**EXERCISE OBJECTIVE:**
For the listing below, return the line containing "next cell of the sequence be?", the line containing "Consider the melodic line Eb4", and all lines in between, exactly as written and nothing else.

**DATA TO EXAMINE:**
=-=-=-=-=

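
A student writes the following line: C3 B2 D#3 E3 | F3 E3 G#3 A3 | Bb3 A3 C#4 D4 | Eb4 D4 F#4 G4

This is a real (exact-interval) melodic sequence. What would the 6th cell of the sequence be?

With a 4-note motive the entries are C3, F3, Bb3, Eb4, each up a 4th from the previous.
Extending up a 4th: Ab4 → Db5.
So cell 6 is Db5 C5 E5 F5.

Db5 C5 E5 F5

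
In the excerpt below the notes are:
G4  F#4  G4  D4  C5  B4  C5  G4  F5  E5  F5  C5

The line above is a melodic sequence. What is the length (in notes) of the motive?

Try groups of 4 (3 cells in 12 notes):
G4 F#4 G4 D4 | C5 B4 C5 G4 | F5 E5 F5 C5
Each cell is the previous one up a 4th — so the unit is 4 notes.

4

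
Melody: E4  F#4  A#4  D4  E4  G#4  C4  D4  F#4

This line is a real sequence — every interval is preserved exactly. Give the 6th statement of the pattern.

With a 3-note motive the entries are E4, D4, C4, each down a 2nd from the previous.
Carrying on: Bb3 → Ab3 → Gb3.
So cell 6 is Gb3 Ab3 C4.

Gb3 Ab3 C4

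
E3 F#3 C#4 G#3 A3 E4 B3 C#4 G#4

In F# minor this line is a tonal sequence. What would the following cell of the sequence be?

D4 E4 B4

Taking 3-note groups, the heads are E3, G#3, B3: the pattern moves up a 3rd.
Statement 4 starts on D4 and keeps the same diatonic contour: D4 E4 B4.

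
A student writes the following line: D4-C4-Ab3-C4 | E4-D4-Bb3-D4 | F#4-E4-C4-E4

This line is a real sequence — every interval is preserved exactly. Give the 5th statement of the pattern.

With a 4-note motive the entries are D4, E4, F#4, each up a 2nd from the previous.
Extending up a 2nd: G#4 → A#4.
So cell 5 is A#4 G#4 E4 G#4.

A#4 G#4 E4 G#4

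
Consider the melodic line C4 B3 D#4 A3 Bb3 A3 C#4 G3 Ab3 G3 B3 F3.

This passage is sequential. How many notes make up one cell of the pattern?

12 notes total. Splitting into 3 groups of 4:
C4 B3 D#4 A3 | Bb3 A3 C#4 G3 | Ab3 G3 B3 F3
Each cell is the previous one down a 2nd — so the unit is 4 notes.

4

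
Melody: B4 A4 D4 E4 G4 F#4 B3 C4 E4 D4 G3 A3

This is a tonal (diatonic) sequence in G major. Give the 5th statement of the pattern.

A3 G3 C3 D3

The 4-note cells begin on B4, G4, E4 — each down a 3rd from the last.
Continuing the starts: C4 → A3.
Statement 5 starts on A3 and keeps the same diatonic contour: A3 G3 C3 D3.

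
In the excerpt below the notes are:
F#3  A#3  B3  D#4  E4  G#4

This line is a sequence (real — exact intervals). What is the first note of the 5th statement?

Taking 2-note groups, the heads are F#3, B3, E4: the pattern moves up a 4th.
Continuing: A4 → D5. Statement 5 starts on D5.

D5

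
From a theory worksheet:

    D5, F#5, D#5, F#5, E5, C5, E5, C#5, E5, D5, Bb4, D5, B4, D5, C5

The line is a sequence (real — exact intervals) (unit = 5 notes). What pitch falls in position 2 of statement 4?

Grouping in 5s, the 2nd note of each cell is F#5, E5, D5.
One more down a 2nd gives C5.

C5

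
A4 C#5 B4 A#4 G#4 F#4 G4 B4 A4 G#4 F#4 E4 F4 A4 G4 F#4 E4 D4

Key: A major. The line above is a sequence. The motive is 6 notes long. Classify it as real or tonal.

real

Each cell has the same semitone pattern (4, -2, -1, -2, -2) — intervals are preserved exactly.
And A#4 lies outside A major, so the sequence is real rather than tonal.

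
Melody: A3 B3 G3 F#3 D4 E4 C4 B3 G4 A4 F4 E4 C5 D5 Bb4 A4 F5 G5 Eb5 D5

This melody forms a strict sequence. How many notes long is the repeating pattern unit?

There are 20 notes; a 4-note unit gives 5 cells:
A3 B3 G3 F#3 | D4 E4 C4 B3 | G4 A4 F4 E4 | C5 D5 Bb4 A4 | F5 G5 Eb5 D5
Each cell is the previous one up a 4th — so the unit is 4 notes.

4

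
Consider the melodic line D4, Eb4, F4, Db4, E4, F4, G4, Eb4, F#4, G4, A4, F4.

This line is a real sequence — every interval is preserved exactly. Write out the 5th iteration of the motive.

A#4 B4 C#5 A4

Taking 4-note groups, the heads are D4, E4, F#4: the pattern moves up a 2nd.
Carrying on: G#4 → A#4.
From A#4 the exact shape gives A#4 B4 C#5 A4.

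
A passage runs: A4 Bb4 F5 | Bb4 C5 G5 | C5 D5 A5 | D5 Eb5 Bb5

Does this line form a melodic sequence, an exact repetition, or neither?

sequence

Each 3-note cell is the previous one transposed up a 2nd.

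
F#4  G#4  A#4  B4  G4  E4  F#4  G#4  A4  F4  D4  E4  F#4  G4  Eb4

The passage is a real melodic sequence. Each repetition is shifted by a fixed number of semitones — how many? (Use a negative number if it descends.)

With a 5-note motive the entries are F#4, E4, D4, each down a 2nd from the previous.
Counting half-steps from F#4 to E4: -2.

-2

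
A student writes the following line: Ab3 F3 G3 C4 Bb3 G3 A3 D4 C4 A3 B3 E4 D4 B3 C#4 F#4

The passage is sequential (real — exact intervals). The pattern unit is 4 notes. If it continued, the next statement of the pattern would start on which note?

Taking 4-note groups, the heads are Ab3, Bb3, C4, D4: the pattern moves up a 2nd.
The next head, up a 2nd from D4, is E4.

E4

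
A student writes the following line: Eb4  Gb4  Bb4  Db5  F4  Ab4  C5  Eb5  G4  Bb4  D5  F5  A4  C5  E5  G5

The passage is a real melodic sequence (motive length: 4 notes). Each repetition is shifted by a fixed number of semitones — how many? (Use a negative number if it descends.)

Taking 4-note groups, the heads are Eb4, F4, G4, A4: the pattern moves up a 2nd.
Counting half-steps from Eb4 to F4: 2.

2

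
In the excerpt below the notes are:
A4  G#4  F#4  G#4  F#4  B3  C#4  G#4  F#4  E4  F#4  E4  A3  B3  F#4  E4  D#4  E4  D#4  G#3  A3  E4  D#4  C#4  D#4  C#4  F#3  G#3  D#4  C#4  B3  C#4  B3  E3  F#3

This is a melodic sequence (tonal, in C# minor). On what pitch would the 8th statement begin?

A3

With a 7-note motive the entries are A4, G#4, F#4, E4, D#4, each down a 2nd from the previous.
Continuing: C#4 → B3 → A3. Statement 8 starts on A3.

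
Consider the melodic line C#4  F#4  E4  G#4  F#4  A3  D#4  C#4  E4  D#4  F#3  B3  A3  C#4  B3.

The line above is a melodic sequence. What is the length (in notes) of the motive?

There are 15 notes; a 5-note unit gives 3 cells:
C#4 F#4 E4 G#4 F#4 | A3 D#4 C#4 E4 D#4 | F#3 B3 A3 C#4 B3
That's a consistent down a 3rd shift per cell, and no other grouping gives one.

5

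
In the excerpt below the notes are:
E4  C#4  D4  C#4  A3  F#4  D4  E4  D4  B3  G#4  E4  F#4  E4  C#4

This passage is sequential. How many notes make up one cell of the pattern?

15 notes total. Splitting into 3 groups of 5:
E4 C#4 D4 C#4 A3 | F#4 D4 E4 D4 B3 | G#4 E4 F#4 E4 C#4
Every group is a transposition up a 2nd of the one before; no shorter unit works.

5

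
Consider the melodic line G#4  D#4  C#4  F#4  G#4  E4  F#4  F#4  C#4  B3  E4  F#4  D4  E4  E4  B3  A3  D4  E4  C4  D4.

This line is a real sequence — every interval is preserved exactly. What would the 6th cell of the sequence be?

Bb3 F3 Eb3 Ab3 Bb3 Gb3 Ab3

The 7-note cells begin on G#4, F#4, E4 — each down a 2nd from the last.
Extending down a 2nd: D4 → C4 → Bb3.
Statement 6 starts on Bb3 and keeps the same exact contour: Bb3 F3 Eb3 Ab3 Bb3 Gb3 Ab3.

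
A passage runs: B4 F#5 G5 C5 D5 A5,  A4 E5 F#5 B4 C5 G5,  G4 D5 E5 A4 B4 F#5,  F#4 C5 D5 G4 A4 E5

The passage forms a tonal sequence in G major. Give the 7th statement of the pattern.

With a 6-note motive the entries are B4, A4, G4, F#4, each down a 2nd from the previous.
Continuing the starts: E4 → D4 → C4.
Statement 7 starts on C4 and keeps the same diatonic contour: C4 G4 A4 D4 E4 B4.

C4 G4 A4 D4 E4 B4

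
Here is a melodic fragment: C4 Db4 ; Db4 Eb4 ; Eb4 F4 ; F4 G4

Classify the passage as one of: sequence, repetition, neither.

Each 2-note cell is the previous one transposed up a 2nd.

sequence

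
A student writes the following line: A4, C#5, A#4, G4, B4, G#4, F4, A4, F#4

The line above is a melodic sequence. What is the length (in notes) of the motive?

3

There are 9 notes; a 3-note unit gives 3 cells:
A4 C#5 A#4 | G4 B4 G#4 | F4 A4 F#4
That's a consistent down a 2nd shift per cell, and no other grouping gives one.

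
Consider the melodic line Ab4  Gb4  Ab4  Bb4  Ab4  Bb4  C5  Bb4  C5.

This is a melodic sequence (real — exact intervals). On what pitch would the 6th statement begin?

Taking 3-note groups, the heads are Ab4, Bb4, C5: the pattern moves up a 2nd.
Continuing: D5 → E5 → F#5. Statement 6 starts on F#5.

F#5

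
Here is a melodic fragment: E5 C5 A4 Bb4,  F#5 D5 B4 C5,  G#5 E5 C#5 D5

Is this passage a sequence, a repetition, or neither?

sequence

Each 4-note cell is the previous one transposed up a 2nd.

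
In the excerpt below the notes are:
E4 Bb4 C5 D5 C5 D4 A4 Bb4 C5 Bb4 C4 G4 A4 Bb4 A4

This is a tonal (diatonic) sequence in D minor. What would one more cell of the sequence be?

Taking 5-note groups, the heads are E4, D4, C4: the pattern moves down a 2nd.
Statement 4 starts on Bb3 and keeps the same diatonic contour: Bb3 F4 G4 A4 G4.

Bb3 F4 G4 A4 G4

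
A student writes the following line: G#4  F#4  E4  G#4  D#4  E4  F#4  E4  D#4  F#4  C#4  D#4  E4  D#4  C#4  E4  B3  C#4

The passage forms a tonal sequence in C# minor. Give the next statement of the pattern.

Unit = 6 notes; the statements start on G#4, F#4, E4, moving down a 2nd each time.
Statement 4 starts on D#4 and keeps the same diatonic contour: D#4 C#4 B3 D#4 A3 B3.

D#4 C#4 B3 D#4 A3 B3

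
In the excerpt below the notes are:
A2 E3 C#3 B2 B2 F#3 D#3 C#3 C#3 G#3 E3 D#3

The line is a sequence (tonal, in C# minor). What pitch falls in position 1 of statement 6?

F#3

The unit is 4 notes. Position-1 pitches of the 3 shown cells: A2, B2, C#3.
Carrying that up a 2nd forward: D#3 → E3 → F#3.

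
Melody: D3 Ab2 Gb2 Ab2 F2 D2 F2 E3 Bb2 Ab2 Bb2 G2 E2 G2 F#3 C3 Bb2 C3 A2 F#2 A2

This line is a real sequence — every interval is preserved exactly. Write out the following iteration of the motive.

G#3 D3 C3 D3 B2 G#2 B2

Taking 7-note groups, the heads are D3, E3, F#3: the pattern moves up a 2nd.
From G#3 the exact shape gives G#3 D3 C3 D3 B2 G#2 B2.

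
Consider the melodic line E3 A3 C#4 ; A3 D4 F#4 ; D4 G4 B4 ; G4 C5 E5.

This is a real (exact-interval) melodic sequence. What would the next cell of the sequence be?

C5 F5 A5

The 3-note cells begin on E3, A3, D4, G4 — each up a 4th from the last.
From C5 the exact shape gives C5 F5 A5.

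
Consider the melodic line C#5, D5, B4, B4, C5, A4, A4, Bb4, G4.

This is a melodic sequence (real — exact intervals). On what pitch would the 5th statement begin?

Taking 3-note groups, the heads are C#5, B4, A4: the pattern moves down a 2nd.
Continuing: G4 → F4. Statement 5 starts on F4.

F4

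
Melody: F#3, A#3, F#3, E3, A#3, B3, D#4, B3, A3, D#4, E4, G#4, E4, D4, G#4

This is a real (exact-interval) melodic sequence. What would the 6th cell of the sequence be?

Taking 5-note groups, the heads are F#3, B3, E4: the pattern moves up a 4th.
Extending up a 4th: A4 → D5 → G5.
So cell 6 is G5 B5 G5 F5 B5.

G5 B5 G5 F5 B5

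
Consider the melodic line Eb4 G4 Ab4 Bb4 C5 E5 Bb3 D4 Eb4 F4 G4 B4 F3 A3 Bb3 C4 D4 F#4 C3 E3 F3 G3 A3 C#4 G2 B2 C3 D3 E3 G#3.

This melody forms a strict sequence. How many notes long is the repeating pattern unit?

Try groups of 6 (5 cells in 30 notes):
Eb4 G4 Ab4 Bb4 C5 E5 | Bb3 D4 Eb4 F4 G4 B4 | F3 A3 Bb3 C4 D4 F#4 | C3 E3 F3 G3 A3 C#4 | G2 B2 C3 D3 E3 G#3
Each cell is the previous one down a 4th — so the unit is 6 notes.

6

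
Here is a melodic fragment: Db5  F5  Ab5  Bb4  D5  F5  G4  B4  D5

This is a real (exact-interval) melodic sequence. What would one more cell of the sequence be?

Unit = 3 notes; the statements start on Db5, Bb4, G4, moving down a 3rd each time.
So cell 4 is E4 G#4 B4.

E4 G#4 B4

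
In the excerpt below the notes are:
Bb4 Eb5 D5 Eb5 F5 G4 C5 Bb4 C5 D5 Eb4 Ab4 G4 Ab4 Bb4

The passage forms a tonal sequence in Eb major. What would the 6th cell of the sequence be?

F3 Bb3 Ab3 Bb3 C4

Taking 5-note groups, the heads are Bb4, G4, Eb4: the pattern moves down a 3rd.
Carrying on: C4 → Ab3 → F3.
Statement 6 starts on F3 and keeps the same diatonic contour: F3 Bb3 Ab3 Bb3 C4.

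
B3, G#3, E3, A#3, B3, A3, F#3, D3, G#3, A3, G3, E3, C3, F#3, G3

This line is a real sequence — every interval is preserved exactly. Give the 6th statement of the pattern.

Db3 Bb2 Gb2 C3 Db3

Taking 5-note groups, the heads are B3, A3, G3: the pattern moves down a 2nd.
Continuing the starts: F3 → Eb3 → Db3.
Statement 6 starts on Db3 and keeps the same exact contour: Db3 Bb2 Gb2 C3 Db3.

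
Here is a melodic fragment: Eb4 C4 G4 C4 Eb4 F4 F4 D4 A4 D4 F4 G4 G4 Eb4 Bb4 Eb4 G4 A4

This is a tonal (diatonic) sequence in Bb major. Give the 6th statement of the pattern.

Taking 6-note groups, the heads are Eb4, F4, G4: the pattern moves up a 2nd.
Continuing the starts: A4 → Bb4 → C5.
Statement 6 starts on C5 and keeps the same diatonic contour: C5 A4 Eb5 A4 C5 D5.

C5 A4 Eb5 A4 C5 D5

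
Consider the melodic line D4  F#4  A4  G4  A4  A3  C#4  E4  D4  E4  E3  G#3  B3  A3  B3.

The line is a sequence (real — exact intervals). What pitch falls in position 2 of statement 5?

A#2

Grouping in 5s, the 2nd note of each cell is F#4, C#4, G#3.
Carrying that down a 4th forward: D#3 → A#2.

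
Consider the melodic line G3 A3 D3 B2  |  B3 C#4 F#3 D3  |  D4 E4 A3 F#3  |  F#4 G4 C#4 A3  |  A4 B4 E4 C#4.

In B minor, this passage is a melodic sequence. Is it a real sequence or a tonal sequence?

tonal

Every note is diatonic to B minor.
Cell 1 has -3 semitones from note 3 to 4, but cell 2 has -4 — the interval quality changes while the contour stays the same, which is the hallmark of a tonal sequence.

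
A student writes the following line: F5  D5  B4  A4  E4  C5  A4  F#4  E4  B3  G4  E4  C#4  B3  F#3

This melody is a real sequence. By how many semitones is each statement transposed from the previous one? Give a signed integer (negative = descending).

-5

The 5-note cells begin on F5, C5, G4 — each down a 4th from the last.
F5→C5 is 72 − 77 = -5 semitones.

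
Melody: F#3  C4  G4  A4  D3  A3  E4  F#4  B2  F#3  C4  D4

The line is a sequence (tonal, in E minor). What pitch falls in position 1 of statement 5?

E2

With 4-note cells, note 1 of each statement runs F#3, D3, B2.
Extending down a 3rd: G2 → E2.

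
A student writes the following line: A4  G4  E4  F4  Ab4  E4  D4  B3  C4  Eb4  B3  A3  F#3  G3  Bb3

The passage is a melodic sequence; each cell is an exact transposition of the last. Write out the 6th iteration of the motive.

G#2 F#2 D#2 E2 G2

The 5-note cells begin on A4, E4, B3 — each down a 4th from the last.
Carrying on: F#3 → C#3 → G#2.
Statement 6 starts on G#2 and keeps the same exact contour: G#2 F#2 D#2 E2 G2.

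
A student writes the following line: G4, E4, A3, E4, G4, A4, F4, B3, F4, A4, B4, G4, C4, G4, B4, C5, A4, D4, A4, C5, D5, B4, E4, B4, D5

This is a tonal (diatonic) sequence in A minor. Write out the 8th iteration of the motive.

G5 E5 A4 E5 G5

With a 5-note motive the entries are G4, A4, B4, C5, D5, each up a 2nd from the previous.
Carrying on: E5 → F5 → G5.
Statement 8 starts on G5 and keeps the same diatonic contour: G5 E5 A4 E5 G5.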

=-=-=-=-=

**WRITTEN RESPONSE:**
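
This is a real (exact-interval) melodic sequence. What would the next cell of the sequence be?

C5 F5 A5

The 3-note cells begin on E3, A3, D4, G4 — each up a 4th from the last.
From C5 the exact shape gives C5 F5 A5.

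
Consider the melodic line C#5, D5, B4, B4, C5, A4, A4, Bb4, G4.

This is a melodic sequence (real — exact intervals). On what pitch would the 5th statement begin?

Taking 3-note groups, the heads are C#5, B4, A4: the pattern moves down a 2nd.
Continuing: G4 → F4. Statement 5 starts on F4.

F4

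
Melody: F#3, A#3, F#3, E3, A#3, B3, D#4, B3, A3, D#4, E4, G#4, E4, D4, G#4

This is a real (exact-interval) melodic sequence. What would the 6th cell of the sequence be?

Taking 5-note groups, the heads are F#3, B3, E4: the pattern moves up a 4th.
Extending up a 4th: A4 → D5 → G5.
So cell 6 is G5 B5 G5 F5 B5.

G5 B5 G5 F5 B5

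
Consider the melodic line Eb4 G4 Ab4 Bb4 C5 E5 Bb3 D4 Eb4 F4 G4 B4 F3 A3 Bb3 C4 D4 F#4 C3 E3 F3 G3 A3 C#4 G2 B2 C3 D3 E3 G#3.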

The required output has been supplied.